Activity ▸ Under this task are some entries; return every one of them exactly.

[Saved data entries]

►

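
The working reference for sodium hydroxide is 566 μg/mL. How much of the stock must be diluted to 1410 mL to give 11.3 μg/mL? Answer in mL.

V₁ = C₂V₂/C₁ = 11.3 × 1410 / 566 = 28.2 mL.

28.2 mL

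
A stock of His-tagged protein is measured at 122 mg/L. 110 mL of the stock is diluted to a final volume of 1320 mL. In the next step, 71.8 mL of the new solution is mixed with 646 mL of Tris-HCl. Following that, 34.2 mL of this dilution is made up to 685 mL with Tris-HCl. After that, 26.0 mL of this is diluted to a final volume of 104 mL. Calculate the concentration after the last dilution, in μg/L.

Overall dilution factor = 12 × 9.997 × 20.03 × 4 = 9611.
122 mg/L / 9611 = 0.0127 mg/L = 12.7 μg/L.

12.7 μg/L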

◄

Task output ▸
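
The working reference for sodium hydroxide is 566 μg/mL. How much of the stock must be diluted to 1410 mL to give 11.3 μg/mL? Answer in mL.

V₁ = C₂V₂/C₁ = 11.3 × 1410 / 566 = 28.2 mL.

28.2 mL

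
A stock of His-tagged protein is measured at 122 mg/L. 110 mL of the stock is diluted to a final volume of 1320 mL. In the next step, 71.8 mL of the new solution is mixed with 646 mL of Tris-HCl. Following that, 34.2 mL of this dilution is made up to 685 mL with Tris-HCl. After that, 26.0 mL of this is diluted to a final volume of 104 mL. Calculate the concentration after the last dilution, in μg/L.

Overall dilution factor = 12 × 9.997 × 20.03 × 4 = 9611.
122 mg/L / 9611 = 0.0127 mg/L = 12.7 μg/L.

12.7 μg/L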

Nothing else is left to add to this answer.